Collected data entries

================================

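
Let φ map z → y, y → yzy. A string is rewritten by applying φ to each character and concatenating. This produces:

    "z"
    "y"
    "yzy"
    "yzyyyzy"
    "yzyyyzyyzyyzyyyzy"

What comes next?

φ(yzyyyzyyzyyzyyyzy) expands symbol-by-symbol to yzy y yzy yzy yzy y yzy yzy y yzy yzy y yzy yzy yzy y yzy; joining the 17 pieces gives the next term.

yzyyyzyyzyyzyyyzyyzyyyzyyzyyyzyyzyyzyyyzy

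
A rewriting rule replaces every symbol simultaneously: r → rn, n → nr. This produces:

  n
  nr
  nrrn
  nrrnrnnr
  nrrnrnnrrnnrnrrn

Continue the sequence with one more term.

Replace each of the 16 characters of nrrnrnnrrnnrnrrn in place — nr rn rn nr rn nr nr rn rn nr nr rn nr rn rn nr — and concatenate.

nrrnrnnrrnnrnrrnrnnrnrrnnrrnrnnr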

================================

What you are asked to do =>
Among the lines of the data, identify those with the word "This". Copy each of them.

Result of the exercise =>
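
Let φ map z → y, y → yzy. A string is rewritten by applying φ to each character and concatenating. This produces:
A rewriting rule replaces every symbol simultaneously: r → rn, n → nr. This produces: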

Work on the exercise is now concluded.